Collected data entries:

- Opening Delimiter -

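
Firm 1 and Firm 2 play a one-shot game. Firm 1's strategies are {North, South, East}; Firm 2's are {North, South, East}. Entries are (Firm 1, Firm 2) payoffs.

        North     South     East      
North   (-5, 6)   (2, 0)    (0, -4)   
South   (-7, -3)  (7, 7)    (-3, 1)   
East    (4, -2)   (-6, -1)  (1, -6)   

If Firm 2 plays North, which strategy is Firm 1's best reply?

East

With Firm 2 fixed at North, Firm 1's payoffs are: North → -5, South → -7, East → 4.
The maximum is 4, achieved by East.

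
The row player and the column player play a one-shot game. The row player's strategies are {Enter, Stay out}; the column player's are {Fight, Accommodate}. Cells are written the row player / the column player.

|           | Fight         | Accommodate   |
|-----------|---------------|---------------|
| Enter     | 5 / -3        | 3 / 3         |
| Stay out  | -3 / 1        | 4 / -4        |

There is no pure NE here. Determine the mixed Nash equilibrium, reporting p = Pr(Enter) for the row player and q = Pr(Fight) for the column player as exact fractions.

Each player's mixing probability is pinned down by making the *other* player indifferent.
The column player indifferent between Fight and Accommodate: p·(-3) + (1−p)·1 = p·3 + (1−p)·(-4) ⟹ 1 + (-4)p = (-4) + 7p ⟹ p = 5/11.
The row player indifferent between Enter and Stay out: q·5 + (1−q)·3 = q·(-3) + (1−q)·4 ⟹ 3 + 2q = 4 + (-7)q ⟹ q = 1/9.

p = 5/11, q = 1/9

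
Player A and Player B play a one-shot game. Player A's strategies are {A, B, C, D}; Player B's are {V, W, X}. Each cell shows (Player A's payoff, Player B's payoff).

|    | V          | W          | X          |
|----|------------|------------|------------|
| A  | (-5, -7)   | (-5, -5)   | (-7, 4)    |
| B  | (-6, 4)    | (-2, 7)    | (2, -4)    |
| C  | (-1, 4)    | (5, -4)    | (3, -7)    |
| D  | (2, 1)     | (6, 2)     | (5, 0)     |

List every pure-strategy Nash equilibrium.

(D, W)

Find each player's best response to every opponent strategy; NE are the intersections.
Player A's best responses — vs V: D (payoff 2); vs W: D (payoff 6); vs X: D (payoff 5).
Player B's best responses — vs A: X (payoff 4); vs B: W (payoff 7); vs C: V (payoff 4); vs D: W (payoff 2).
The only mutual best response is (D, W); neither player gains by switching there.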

- Closing Delimiter -

Assignment: All lines in the preceding records that hold the word "shot" need to be copied.

Response to the exercise:
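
Firm 1 and Firm 2 play a one-shot game. Firm 1's strategies are {North, South, East}; Firm 2's are {North, South, East}. Entries are (Firm 1, Firm 2) payoffs.
The row player and the column player play a one-shot game. The row player's strategies are {Enter, Stay out}; the column player's are {Fight, Accommodate}. Cells are written the row player / the column player.
Player A and Player B play a one-shot game. Player A's strategies are {A, B, C, D}; Player B's are {V, W, X}. Each cell shows (Player A's payoff, Player B's payoff).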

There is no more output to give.